Exercise details. Give as output the line that contains "Consider Ti³⁺. Taking", followed by every remaining line of the entries, unchanged and with nothing added.

Records.
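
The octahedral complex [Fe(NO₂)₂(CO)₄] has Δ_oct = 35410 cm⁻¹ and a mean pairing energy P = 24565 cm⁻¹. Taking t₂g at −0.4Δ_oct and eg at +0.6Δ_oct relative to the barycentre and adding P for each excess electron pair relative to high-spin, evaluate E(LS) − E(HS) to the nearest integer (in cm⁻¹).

Ligand charges: 2×(-1) from NO₂⁻ and 4×(+0) from CO sum to -2; with overall charge +0, Fe is +2.
Fe is in group 8, so Fe²⁺ is d⁶ (8 − 2 = 6).
High-spin: t₂g⁴ eg², CFSE = -0.4Δ_oct = -14164 cm⁻¹.
Low-spin t₂g⁶ eg⁰ gives -2.4Δ_oct = -84984 cm⁻¹, but forming 2 extra pairs costs 2P = 49130 cm⁻¹, so E(LS) = -84984 + 49130 = -35854 cm⁻¹.
E(LS) − E(HS) = -35854 − (-14164) = -21690 cm⁻¹.

-21690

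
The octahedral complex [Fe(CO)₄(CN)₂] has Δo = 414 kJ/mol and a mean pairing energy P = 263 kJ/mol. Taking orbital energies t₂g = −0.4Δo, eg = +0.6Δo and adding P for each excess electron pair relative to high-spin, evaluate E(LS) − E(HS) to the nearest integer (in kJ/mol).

-302

Ligand charges: 4×(+0) from CO and 2×(-1) from CN⁻ sum to -2; with overall charge +0, Fe is +2.
Group 8 minus oxidation state +2 gives a d⁶ configuration for Fe²⁺.
High-spin: t₂g⁴ eg², CFSE = -0.4Δo = -166 kJ/mol.
Low-spin t₂g⁶ eg⁰ gives -2.4Δo = -994 kJ/mol, but forming 2 extra pairs costs 2P = 526 kJ/mol, so E(LS) = -994 + 526 = -468 kJ/mol.
The difference is -468 − (-166) = -302 kJ/mol, so low-spin lies lower.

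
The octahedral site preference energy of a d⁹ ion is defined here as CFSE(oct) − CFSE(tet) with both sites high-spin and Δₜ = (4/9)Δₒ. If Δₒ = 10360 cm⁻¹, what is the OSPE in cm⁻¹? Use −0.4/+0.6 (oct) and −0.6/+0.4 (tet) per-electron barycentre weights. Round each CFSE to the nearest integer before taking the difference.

In an octahedral site d⁹ (HS) is t₂g⁶ eg³, giving CFSE(oct) = -0.6Δₒ = -6216 cm⁻¹.
Tetrahedral: e⁴ t₂⁵, CFSE = 4(−0.6) + 5(+0.4) = -0.4Δₜ = -0.4 × (4/9) × 10360 = -1842 cm⁻¹.
Subtracting, OSPE = -6216 − (-1842) = -4374 cm⁻¹.

-4374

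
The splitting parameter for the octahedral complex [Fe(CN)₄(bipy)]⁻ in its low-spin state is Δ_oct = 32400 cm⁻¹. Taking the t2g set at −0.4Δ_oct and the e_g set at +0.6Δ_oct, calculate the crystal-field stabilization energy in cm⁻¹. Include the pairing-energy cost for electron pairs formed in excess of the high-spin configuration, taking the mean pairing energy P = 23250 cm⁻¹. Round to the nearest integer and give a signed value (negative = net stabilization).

-18300

Ligand charges: 4×(-1) from CN⁻ and 1×(+0) from bipy sum to -4; with overall charge -1, Fe is +3.
Fe sits in group 8; removing 3 electrons leaves Fe³⁺ with 8 − 3 = 5 d electrons.
Configuration: t2g^5 e_g^0.
CFSE(orbital) = 5×(-0.4Δ_oct) + 0×(0.6Δ_oct) = -2.0Δ_oct; with Δ_oct = 32400 cm⁻¹ that is -64800 cm⁻¹.
Relative to high-spin t2g^3 e_g^2 (0 paired), the low-spin configuration has 2 additional pairs, contributing +2 × 23250 = +46500 cm⁻¹.
Combining: -64800 + 46500 = -18300 cm⁻¹.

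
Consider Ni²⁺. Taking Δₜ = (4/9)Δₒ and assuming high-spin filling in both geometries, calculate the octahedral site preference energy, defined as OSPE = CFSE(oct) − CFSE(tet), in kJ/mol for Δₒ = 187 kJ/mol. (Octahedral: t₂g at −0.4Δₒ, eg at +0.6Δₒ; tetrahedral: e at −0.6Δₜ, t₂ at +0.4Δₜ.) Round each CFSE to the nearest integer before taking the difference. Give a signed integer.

-158

Ni is in group 10, so Ni²⁺ is d⁸ (10 − 2 = 8).
In an octahedral site d⁸ (HS) is t₂g⁶ eg², giving CFSE(oct) = -1.2Δₒ = -224 kJ/mol.
Tetrahedral e⁴ t₂⁴ gives -0.8Δₜ = -0.8 × (4/9) × 187 = -66 kJ/mol.
OSPE = -224 − (-66) = -158 kJ/mol.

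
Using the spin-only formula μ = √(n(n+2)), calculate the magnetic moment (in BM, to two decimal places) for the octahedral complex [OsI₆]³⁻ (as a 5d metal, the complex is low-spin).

1.73 BM

Each I⁻ contributes -1; 6 × (-1) = -6. With overall charge -3, Os is in the +3 oxidation state.
Os sits in group 8; removing 3 electrons leaves Os³⁺ with 8 − 3 = 5 d electrons.
Configuration: t₂g⁵ eg⁰ → 1 unpaired electron.
μ(spin-only) = √[1(1+2)] = √3 ≈ 1.73 BM.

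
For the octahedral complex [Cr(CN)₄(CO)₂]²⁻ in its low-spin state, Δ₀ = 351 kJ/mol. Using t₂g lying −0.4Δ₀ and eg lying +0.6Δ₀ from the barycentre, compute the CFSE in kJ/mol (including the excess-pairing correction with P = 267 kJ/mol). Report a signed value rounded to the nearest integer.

-295

Ligand charges: 4×(-1) from CN⁻ and 2×(+0) from CO sum to -4; with overall charge -2, Cr is +2.
Cr sits in group 6; removing 2 electrons leaves Cr²⁺ with 6 − 2 = 4 d electrons.
The d⁴ electrons fill as t₂g⁴ eg⁰.
Orbital CFSE = 4(-0.4) + 0(0.6) = -1.6Δ₀ = -1.6 × 351 = -562 kJ/mol.
Pairing penalty: 1 pair vs 0 in the high-spin reference → 1 extra × P = 267 kJ/mol.
Overall CFSE = -562 + 267 = -295 kJ/mol.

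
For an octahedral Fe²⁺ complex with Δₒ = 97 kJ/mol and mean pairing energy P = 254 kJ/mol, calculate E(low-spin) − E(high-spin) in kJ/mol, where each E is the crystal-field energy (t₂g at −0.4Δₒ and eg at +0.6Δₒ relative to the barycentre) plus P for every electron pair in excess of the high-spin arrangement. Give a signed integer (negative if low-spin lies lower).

Fe sits in group 8; removing 2 electrons leaves Fe²⁺ with 8 − 2 = 6 d electrons.
High-spin: t₂g⁴ eg², CFSE = -0.4Δₒ = -39 kJ/mol.
Low-spin t₂g⁶ eg⁰ gives -2.4Δₒ = -233 kJ/mol, but forming 2 extra pairs costs 2P = 508 kJ/mol, so E(LS) = -233 + 508 = 275 kJ/mol.
E(LS) − E(HS) = 275 − (-39) = 314 kJ/mol.

314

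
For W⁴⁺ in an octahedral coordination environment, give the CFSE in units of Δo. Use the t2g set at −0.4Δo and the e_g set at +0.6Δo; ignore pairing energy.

W is in group 6, so W⁴⁺ is d² (6 − 4 = 2).
Configuration: t2g^2 e_g^0.
CFSE = 2(-0.4Δo) + 0(0.6Δo) = -0.8Δo + 0.0Δo = -0.8Δo.

-0.8 Δo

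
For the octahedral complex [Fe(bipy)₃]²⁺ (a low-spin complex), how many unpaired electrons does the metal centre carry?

0

bipy is neutral, so the +2 overall charge sits on Fe: oxidation state +2.
Fe is in group 8, so Fe²⁺ is d⁶ (8 − 2 = 6).
Configuration: t₂g⁶ eg⁰, giving 0 unpaired electrons.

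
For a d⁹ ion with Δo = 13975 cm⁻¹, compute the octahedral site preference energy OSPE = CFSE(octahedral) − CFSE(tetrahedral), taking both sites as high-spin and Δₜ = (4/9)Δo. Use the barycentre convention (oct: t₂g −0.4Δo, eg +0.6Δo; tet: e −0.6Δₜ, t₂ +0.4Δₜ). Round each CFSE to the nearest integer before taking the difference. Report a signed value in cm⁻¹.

-5901

Octahedral (high-spin): t₂g⁶ eg³, CFSE = 6(−0.4) + 3(+0.6) = -0.6Δo = -0.6 × 13975 = -8385 cm⁻¹.
In a tetrahedral site the filling is e⁴ t₂⁵: CFSE(tet) = -0.4Δₜ = -0.4 × (4/9)(13975) = -2484 cm⁻¹.
OSPE = CFSE(oct) − CFSE(tet) = -8385 − (-2484) = -5901 cm⁻¹.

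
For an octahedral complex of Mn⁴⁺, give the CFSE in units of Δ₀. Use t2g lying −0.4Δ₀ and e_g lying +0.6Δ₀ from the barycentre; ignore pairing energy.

Group 7 minus oxidation state +4 gives a d³ configuration for Mn⁴⁺.
For octahedral d³ the high- and low-spin configurations coincide.
Configuration: t2g^3 e_g^0.
CFSE = 3(-0.4Δ₀) + 0(0.6Δ₀) = -1.2Δ₀ + 0.0Δ₀ = -1.2Δ₀.

-1.2 Δ₀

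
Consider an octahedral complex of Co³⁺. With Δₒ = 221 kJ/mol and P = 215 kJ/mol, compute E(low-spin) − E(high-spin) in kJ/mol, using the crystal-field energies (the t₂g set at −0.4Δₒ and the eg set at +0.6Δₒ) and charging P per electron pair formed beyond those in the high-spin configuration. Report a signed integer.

Co³⁺: group 9, so d-count = 9 − 3 = 6.
High-spin d⁶ fills as t₂g⁴ eg² with CFSE 4(−0.4) + 2(+0.6) = -0.4Δₒ = -88 kJ/mol.
Low-spin: t₂g⁶ eg⁰, orbital CFSE = -2.4Δₒ = -530 kJ/mol; plus 2 excess pairs × P = +430 kJ/mol; total -100 kJ/mol.
The difference is -100 − (-88) = -12 kJ/mol, so low-spin lies lower.

-12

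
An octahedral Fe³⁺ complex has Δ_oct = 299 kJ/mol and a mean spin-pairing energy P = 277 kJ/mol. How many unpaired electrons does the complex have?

Fe³⁺: group 8, so d-count = 8 − 3 = 5.
Δ_oct > P, so pairing is preferred: the ground state is low-spin.
Configuration: t₂g⁵ eg⁰.
Unpaired electrons: 1.

1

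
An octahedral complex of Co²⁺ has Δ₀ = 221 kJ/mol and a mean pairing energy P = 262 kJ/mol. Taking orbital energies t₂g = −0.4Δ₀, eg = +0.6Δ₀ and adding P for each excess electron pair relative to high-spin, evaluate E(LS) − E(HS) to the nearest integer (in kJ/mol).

41

Co is in group 9, so Co²⁺ is d⁷ (9 − 2 = 7).
High-spin d⁷ fills as t₂g⁵ eg² with CFSE 5(−0.4) + 2(+0.6) = -0.8Δ₀ = -177 kJ/mol.
For low-spin the configuration is t₂g⁶ eg¹: orbital energy -1.8 × 221 = -398 kJ/mol, and 1 additional pair relative to high-spin adds 262 kJ/mol, giving -136 kJ/mol.
E(LS) − E(HS) = -136 − (-177) = 41 kJ/mol.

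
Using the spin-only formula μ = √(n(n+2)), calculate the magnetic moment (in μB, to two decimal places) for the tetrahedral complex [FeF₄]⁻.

Each F⁻ contributes -1; 4 × (-1) = -4. With overall charge -1, Fe is in the +3 oxidation state.
Fe sits in group 8; removing 3 electrons leaves Fe³⁺ with 8 − 3 = 5 d electrons.
Tetrahedral splitting is small, so the complex is high-spin.
Configuration: e^2 t2^3 → 5 unpaired electrons.
μ(spin-only) = √[5(5+2)] = √35 ≈ 5.92 μB.

5.92 μB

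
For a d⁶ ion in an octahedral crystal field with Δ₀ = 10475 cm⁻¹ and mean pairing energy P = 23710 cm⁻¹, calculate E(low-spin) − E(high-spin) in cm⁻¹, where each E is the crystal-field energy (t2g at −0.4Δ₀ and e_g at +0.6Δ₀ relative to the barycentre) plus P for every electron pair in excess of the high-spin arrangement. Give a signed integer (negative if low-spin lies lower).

26470

In the high-spin limit (t2g^4 e_g^2) the orbital term is -0.4Δ₀ = -4190 cm⁻¹, with no excess pairing.
For low-spin the configuration is t2g^6 e_g^0: orbital energy -2.4 × 10475 = -25140 cm⁻¹, and 2 additional pairs relative to high-spin add 47420 cm⁻¹, giving 22280 cm⁻¹.
The difference is 22280 − (-4190) = 26470 cm⁻¹, so high-spin lies lower.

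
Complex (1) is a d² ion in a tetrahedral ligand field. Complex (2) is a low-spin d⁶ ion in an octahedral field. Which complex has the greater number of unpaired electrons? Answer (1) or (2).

(1): Tetrahedral fields are weak (Δₜ ≈ 4/9 Δₒ), so electrons fill high-spin; e^2 t2^0 → 2 unpaired.
(2): t2g^6 e_g^0 → 0 unpaired.
So (1) has more unpaired electrons.

(1)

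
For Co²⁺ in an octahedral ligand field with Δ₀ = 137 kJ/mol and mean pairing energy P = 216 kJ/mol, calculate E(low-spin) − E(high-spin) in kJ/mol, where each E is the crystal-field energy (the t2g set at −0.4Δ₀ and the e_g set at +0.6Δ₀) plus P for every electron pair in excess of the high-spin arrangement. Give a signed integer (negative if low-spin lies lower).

79

Co sits in group 9; removing 2 electrons leaves Co²⁺ with 9 − 2 = 7 d electrons.
In the high-spin limit (t2g^5 e_g^2) the orbital term is -0.8Δ₀ = -110 kJ/mol, with no excess pairing.
For low-spin the configuration is t2g^6 e_g^1: orbital energy -1.8 × 137 = -247 kJ/mol, and 1 additional pair relative to high-spin adds 216 kJ/mol, giving -31 kJ/mol.
The difference is -31 − (-110) = 79 kJ/mol, so high-spin lies lower.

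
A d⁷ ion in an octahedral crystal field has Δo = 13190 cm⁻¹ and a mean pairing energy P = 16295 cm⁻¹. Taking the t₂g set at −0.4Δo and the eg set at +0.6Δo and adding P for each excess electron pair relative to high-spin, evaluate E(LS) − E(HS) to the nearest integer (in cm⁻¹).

In the high-spin limit (t₂g⁵ eg²) the orbital term is -0.8Δo = -10552 cm⁻¹, with no excess pairing.
Low-spin t₂g⁶ eg¹ gives -1.8Δo = -23742 cm⁻¹, but forming 1 extra pair costs 1P = 16295 cm⁻¹, so E(LS) = -23742 + 16295 = -7447 cm⁻¹.
Thus E(LS) − E(HS) = 3105 cm⁻¹.

3105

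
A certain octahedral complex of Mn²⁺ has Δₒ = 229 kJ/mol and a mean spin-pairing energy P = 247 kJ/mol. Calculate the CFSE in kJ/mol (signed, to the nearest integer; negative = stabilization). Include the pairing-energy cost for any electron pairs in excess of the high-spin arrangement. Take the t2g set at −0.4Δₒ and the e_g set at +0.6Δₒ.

0

Mn is in group 7, so Mn²⁺ is d⁵ (7 − 2 = 5).
Δₒ < P, so pairing is avoided: the ground state is high-spin.
That gives t2g^3 e_g^2.
Orbital CFSE = 0.0Δₒ = 0.0 × 229 = 0 kJ/mol.
High-spin has no excess pairs, so no pairing correction applies.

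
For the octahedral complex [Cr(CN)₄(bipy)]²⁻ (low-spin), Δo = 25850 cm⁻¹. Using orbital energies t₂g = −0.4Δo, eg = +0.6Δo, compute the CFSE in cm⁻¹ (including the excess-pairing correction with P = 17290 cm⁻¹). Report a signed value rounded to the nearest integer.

-24070

Ligand charges: 4×(-1) from CN⁻ and 1×(+0) from bipy sum to -4; with overall charge -2, Cr is +2.
Group 6 minus oxidation state +2 gives a d⁴ configuration for Cr²⁺.
The d⁴ electrons fill as t₂g⁴ eg⁰.
Orbital CFSE = 4(-0.4) + 0(0.6) = -1.6Δo = -1.6 × 25850 = -41360 cm⁻¹.
High-spin d⁴ would be t₂g³ eg¹ with 0 pairs; low-spin has 1, so 1 excess pair costs +1P = +17290 cm⁻¹.
Overall CFSE = -41360 + 17290 = -24070 cm⁻¹.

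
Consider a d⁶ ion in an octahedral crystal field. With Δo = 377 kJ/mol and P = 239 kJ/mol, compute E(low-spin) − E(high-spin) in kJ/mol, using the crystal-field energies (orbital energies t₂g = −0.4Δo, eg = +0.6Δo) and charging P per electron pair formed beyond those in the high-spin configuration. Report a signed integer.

-276

High-spin d⁶ fills as t₂g⁴ eg² with CFSE 4(−0.4) + 2(+0.6) = -0.4Δo = -151 kJ/mol.
Low-spin t₂g⁶ eg⁰ gives -2.4Δo = -905 kJ/mol, but forming 2 extra pairs costs 2P = 478 kJ/mol, so E(LS) = -905 + 478 = -427 kJ/mol.
Thus E(LS) − E(HS) = -276 kJ/mol.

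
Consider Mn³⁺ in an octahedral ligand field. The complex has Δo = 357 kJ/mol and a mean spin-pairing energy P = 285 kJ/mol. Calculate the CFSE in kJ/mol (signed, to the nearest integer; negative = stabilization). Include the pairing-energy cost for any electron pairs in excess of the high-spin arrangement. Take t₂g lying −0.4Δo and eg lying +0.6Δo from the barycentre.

-286

Mn³⁺: group 7, so d-count = 7 − 3 = 4.
Here Δo > P (357 > 285), so the low-spin state is favoured.
Filling d⁴ accordingly: t₂g⁴ eg⁰.
Orbital CFSE = -1.6Δo = -1.6 × 357 = -571 kJ/mol.
Excess pairs vs high-spin: 1 − 0 = 1; pairing cost = +285 kJ/mol.
Net CFSE = -571 + 285 = -286 kJ/mol.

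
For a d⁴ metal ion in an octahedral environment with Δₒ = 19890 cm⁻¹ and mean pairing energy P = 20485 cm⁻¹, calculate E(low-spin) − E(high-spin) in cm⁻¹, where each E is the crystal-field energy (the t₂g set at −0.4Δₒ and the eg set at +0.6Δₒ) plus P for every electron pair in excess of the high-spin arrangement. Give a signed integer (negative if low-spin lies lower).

595

In the high-spin limit (t₂g³ eg¹) the orbital term is -0.6Δₒ = -11934 cm⁻¹, with no excess pairing.
Low-spin t₂g⁴ eg⁰ gives -1.6Δₒ = -31824 cm⁻¹, but forming 1 extra pair costs 1P = 20485 cm⁻¹, so E(LS) = -31824 + 20485 = -11339 cm⁻¹.
The difference is -11339 − (-11934) = 595 cm⁻¹, so high-spin lies lower.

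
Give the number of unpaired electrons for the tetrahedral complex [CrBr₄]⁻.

Each Br⁻ contributes -1; 4 × (-1) = -4. With overall charge -1, Cr is in the +3 oxidation state.
Group 6 minus oxidation state +3 gives a d³ configuration for Cr³⁺.
Tetrahedral fields are weak (Δₜ ≈ 4/9 Δₒ), so electrons fill high-spin.
Configuration: e² t₂¹, giving 3 unpaired electrons.

3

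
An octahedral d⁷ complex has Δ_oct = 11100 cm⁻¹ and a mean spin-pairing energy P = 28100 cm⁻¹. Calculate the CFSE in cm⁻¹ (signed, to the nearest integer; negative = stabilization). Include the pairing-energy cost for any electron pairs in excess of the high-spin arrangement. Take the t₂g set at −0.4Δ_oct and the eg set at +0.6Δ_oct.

Δ_oct < P, so pairing is avoided: the ground state is high-spin.
Configuration: t₂g⁵ eg².
Orbital CFSE = -0.8Δ_oct = -0.8 × 11100 = -8880 cm⁻¹.
High-spin has no excess pairs, so no pairing correction applies.

-8880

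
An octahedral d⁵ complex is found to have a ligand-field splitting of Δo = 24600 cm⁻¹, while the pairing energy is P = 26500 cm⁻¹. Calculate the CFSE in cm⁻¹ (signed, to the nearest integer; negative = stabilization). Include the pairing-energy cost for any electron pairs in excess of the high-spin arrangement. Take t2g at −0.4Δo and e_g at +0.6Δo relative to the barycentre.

Since Δo = 24600 cm⁻¹ < P = 26500 cm⁻¹, the complex adopts the high-spin configuration.
Filling d⁵ accordingly: t2g^3 e_g^2.
Orbital CFSE = 0.0Δo = 0.0 × 24600 = 0 cm⁻¹.
High-spin has no excess pairs, so no pairing correction applies.

0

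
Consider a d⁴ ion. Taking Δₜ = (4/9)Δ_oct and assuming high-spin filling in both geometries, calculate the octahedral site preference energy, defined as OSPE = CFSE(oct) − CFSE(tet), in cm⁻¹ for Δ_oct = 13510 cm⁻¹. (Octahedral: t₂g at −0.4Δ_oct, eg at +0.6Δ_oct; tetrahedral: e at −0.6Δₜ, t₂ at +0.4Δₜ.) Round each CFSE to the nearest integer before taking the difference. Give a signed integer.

Octahedral (high-spin): t₂g³ eg¹, CFSE = 3(−0.4) + 1(+0.6) = -0.6Δ_oct = -0.6 × 13510 = -8106 cm⁻¹.
Tetrahedral e² t₂² gives -0.4Δₜ = -0.4 × (4/9) × 13510 = -2402 cm⁻¹.
OSPE = CFSE(oct) − CFSE(tet) = -8106 − (-2402) = -5704 cm⁻¹.

-5704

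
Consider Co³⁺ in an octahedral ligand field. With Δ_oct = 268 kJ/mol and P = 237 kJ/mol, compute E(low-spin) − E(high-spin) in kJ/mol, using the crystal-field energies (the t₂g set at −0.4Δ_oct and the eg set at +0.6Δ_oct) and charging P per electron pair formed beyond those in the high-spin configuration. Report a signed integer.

-62

Co³⁺: group 9, so d-count = 9 − 3 = 6.
In the high-spin limit (t₂g⁴ eg²) the orbital term is -0.4Δ_oct = -107 kJ/mol, with no excess pairing.
Low-spin t₂g⁶ eg⁰ gives -2.4Δ_oct = -643 kJ/mol, but forming 2 extra pairs costs 2P = 474 kJ/mol, so E(LS) = -643 + 474 = -169 kJ/mol.
The difference is -169 − (-107) = -62 kJ/mol, so low-spin lies lower.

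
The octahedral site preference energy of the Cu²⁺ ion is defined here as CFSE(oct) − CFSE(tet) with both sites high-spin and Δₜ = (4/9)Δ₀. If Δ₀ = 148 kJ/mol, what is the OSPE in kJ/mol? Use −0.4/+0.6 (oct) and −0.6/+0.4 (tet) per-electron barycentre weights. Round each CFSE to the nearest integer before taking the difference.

-63

Cu sits in group 11; removing 2 electrons leaves Cu²⁺ with 11 − 2 = 9 d electrons.
Octahedral high-spin t₂g⁶ eg³: CFSE = -0.6 × 148 = -89 kJ/mol.
Tetrahedral: e⁴ t₂⁵, CFSE = 4(−0.6) + 5(+0.4) = -0.4Δₜ = -0.4 × (4/9) × 148 = -26 kJ/mol.
OSPE = -89 − (-26) = -63 kJ/mol.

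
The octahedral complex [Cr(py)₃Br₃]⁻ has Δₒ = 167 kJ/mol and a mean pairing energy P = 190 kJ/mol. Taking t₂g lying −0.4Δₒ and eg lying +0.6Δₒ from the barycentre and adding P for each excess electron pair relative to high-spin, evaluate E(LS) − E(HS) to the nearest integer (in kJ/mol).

Ligand charges: 3×(+0) from py and 3×(-1) from Br⁻ sum to -3; with overall charge -1, Cr is +2.
Cr sits in group 6; removing 2 electrons leaves Cr²⁺ with 6 − 2 = 4 d electrons.
High-spin: t₂g³ eg¹, CFSE = -0.6Δₒ = -100 kJ/mol.
Low-spin: t₂g⁴ eg⁰, orbital CFSE = -1.6Δₒ = -267 kJ/mol; plus 1 excess pair × P = +190 kJ/mol; total -77 kJ/mol.
E(LS) − E(HS) = -77 − (-100) = 23 kJ/mol.

23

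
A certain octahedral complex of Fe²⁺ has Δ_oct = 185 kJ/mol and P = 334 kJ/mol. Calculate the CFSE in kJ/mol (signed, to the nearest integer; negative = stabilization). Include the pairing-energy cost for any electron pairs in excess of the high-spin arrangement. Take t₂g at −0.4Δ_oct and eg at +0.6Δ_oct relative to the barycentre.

Fe²⁺: group 8, so d-count = 8 − 2 = 6.
Here Δ_oct < P (185 < 334), so the high-spin state is favoured.
That gives t₂g⁴ eg².
Orbital CFSE = -0.4Δ_oct = -0.4 × 185 = -74 kJ/mol.
High-spin has no excess pairs, so no pairing correction applies.

-74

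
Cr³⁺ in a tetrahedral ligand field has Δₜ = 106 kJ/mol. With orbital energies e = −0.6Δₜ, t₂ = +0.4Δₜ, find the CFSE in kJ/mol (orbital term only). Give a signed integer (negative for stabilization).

Cr³⁺: group 6, so d-count = 6 − 3 = 3.
Tetrahedral splitting is small, so the complex is high-spin.
Configuration: e² t₂¹.
The orbital stabilization is -0.8Δₜ = -0.8 × 106 = -85 kJ/mol.

-85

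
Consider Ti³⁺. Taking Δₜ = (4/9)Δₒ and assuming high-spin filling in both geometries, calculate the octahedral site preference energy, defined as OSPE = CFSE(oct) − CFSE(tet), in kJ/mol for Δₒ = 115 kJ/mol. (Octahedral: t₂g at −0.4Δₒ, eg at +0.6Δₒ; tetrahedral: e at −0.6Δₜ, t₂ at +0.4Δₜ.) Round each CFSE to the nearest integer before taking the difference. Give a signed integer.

Ti is in group 4, so Ti³⁺ is d¹ (4 − 3 = 1).
Octahedral (high-spin): t₂g¹ eg⁰, CFSE = 1(−0.4) + 0(+0.6) = -0.4Δₒ = -0.4 × 115 = -46 kJ/mol.
Tetrahedral e¹ t₂⁰ gives -0.6Δₜ = -0.6 × (4/9) × 115 = -31 kJ/mol.
OSPE = -46 − (-31) = -15 kJ/mol.

-15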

Response.
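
Consider Ti³⁺. Taking Δₜ = (4/9)Δₒ and assuming high-spin filling in both geometries, calculate the octahedral site preference energy, defined as OSPE = CFSE(oct) − CFSE(tet), in kJ/mol for Δₒ = 115 kJ/mol. (Octahedral: t₂g at −0.4Δₒ, eg at +0.6Δₒ; tetrahedral: e at −0.6Δₜ, t₂ at +0.4Δₜ.) Round each CFSE to the nearest integer before taking the difference. Give a signed integer.

Ti is in group 4, so Ti³⁺ is d¹ (4 − 3 = 1).
Octahedral (high-spin): t₂g¹ eg⁰, CFSE = 1(−0.4) + 0(+0.6) = -0.4Δₒ = -0.4 × 115 = -46 kJ/mol.
Tetrahedral e¹ t₂⁰ gives -0.6Δₜ = -0.6 × (4/9) × 115 = -31 kJ/mol.
OSPE = -46 − (-31) = -15 kJ/mol.

-15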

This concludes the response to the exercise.